§ **PROBLEM TO SOLVE**
Report all lines of the data below that hold the word "gives".

§ **THE RECORDS**
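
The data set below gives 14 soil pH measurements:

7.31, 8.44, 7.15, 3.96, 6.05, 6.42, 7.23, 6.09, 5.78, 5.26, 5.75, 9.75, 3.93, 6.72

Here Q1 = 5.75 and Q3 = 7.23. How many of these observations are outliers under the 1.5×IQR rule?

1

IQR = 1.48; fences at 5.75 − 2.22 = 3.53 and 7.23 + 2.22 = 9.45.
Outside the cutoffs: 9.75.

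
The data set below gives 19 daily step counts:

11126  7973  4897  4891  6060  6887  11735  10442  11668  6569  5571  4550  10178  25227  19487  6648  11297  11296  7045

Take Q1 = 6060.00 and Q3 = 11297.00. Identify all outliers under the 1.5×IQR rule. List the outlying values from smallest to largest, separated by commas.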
==
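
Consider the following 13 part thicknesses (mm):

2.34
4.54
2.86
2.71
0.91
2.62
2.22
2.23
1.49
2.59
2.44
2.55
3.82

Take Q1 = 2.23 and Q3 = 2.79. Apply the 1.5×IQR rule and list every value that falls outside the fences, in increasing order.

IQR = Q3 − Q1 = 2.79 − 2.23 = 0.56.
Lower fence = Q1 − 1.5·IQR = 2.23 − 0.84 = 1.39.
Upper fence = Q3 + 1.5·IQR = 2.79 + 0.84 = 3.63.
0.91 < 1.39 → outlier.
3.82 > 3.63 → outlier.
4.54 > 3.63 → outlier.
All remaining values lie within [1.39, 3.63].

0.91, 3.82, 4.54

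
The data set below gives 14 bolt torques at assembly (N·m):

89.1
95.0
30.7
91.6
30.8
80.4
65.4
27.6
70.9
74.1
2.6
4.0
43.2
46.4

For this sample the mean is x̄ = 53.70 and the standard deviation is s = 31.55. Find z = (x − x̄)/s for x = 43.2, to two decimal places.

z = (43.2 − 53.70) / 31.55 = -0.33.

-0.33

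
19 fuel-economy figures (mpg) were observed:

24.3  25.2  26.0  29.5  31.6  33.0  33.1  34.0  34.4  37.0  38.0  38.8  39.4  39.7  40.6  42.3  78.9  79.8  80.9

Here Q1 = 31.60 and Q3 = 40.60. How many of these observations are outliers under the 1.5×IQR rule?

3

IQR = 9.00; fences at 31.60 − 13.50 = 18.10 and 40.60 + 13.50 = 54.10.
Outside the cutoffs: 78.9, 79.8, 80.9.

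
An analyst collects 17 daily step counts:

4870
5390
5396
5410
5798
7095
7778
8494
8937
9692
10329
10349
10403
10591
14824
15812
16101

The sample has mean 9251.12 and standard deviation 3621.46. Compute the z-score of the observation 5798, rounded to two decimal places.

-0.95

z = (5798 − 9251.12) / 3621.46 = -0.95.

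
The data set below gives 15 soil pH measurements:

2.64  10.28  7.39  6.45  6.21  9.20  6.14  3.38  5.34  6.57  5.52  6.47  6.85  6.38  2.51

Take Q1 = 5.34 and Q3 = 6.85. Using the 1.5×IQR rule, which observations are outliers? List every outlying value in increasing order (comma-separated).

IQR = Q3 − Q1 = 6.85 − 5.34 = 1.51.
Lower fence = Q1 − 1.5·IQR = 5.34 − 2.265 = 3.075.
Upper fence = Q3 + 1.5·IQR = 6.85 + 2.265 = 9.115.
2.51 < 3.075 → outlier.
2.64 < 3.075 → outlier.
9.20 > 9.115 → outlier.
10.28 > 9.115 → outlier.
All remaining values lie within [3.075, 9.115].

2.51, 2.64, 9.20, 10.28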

§ **RESPONSE TO THIS TASK**
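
The data set below gives 14 soil pH measurements:
The data set below gives 19 daily step counts:
The data set below gives 14 bolt torques at assembly (N·m):
The data set below gives 15 soil pH measurements: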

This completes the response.